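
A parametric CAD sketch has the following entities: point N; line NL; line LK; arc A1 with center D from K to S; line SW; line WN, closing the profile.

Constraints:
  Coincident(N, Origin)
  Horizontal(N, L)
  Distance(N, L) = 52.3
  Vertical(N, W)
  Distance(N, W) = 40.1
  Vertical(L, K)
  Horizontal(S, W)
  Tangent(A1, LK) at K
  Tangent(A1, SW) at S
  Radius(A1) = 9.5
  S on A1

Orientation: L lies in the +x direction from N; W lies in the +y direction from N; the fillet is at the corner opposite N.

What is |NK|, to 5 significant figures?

60.594

N is at the origin; N and L share the same y with |NL| = 52.3 and L on the +x side, so L = (52.300, 0.0000). N and W share the same x with |NW| = 40.1 and W on the +y side, so W = (0.0000, 40.100). The virtual corner opposite N is at (52.300, 40.100). Tangency of A1 to LK means the radius DK is perpendicular to LK and since A1 is tangent to SW there, DS ⟂ SW, with radius 9.5, so the center D sits 9.5 in from both sides at D = (42.800, 30.600). That places the tangent points at K = (52.300, 30.600) on LK and S = (42.800, 40.100) on SW. Then |NK| = |K − N| = 60.594.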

────────

YOUR GOAL: Retype exactly the span of lines from the one with "Distance(N, W) = 40.1" through the one with "Orientation: L lies"; include both ends and omit the rest of the material.

ANSWER BELOW:
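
  Distance(N, W) = 40.1
  Vertical(L, K)
  Horizontal(S, W)
  Tangent(A1, LK) at K
  Tangent(A1, SW) at S
  Radius(A1) = 9.5
  S on A1

Orientation: L lies in the +x direction from N; W lies in the +y direction from N; the fillet is at the corner opposite N.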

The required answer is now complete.